- What to do:
Beginning with the first entry, print all the records exactly.

Saved data entries
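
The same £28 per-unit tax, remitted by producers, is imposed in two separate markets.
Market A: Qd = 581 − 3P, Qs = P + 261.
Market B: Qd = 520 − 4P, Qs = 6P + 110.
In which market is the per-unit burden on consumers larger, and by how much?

Market A: pre-tax P* = £80, Q* = 341; post-tax Q = 320; per-unit burden on consumers = £7.
Market B: pre-tax P* = £41, Q* = 356; post-tax Q = 288.8; per-unit burden on consumers = £16.8.
Difference: £7 vs £16.8 → market B is larger by £9.8.

Market B, by £9.8.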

- Answer:
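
The same £28 per-unit tax, remitted by producers, is imposed in two separate markets.
Market A: Qd = 581 − 3P, Qs = P + 261.
Market B: Qd = 520 − 4P, Qs = 6P + 110.
In which market is the per-unit burden on consumers larger, and by how much?

Market A: pre-tax P* = £80, Q* = 341; post-tax Q = 320; per-unit burden on consumers = £7.
Market B: pre-tax P* = £41, Q* = 356; post-tax Q = 288.8; per-unit burden on consumers = £16.8.
Difference: £7 vs £16.8 → market B is larger by £9.8.

Market B, by £9.8.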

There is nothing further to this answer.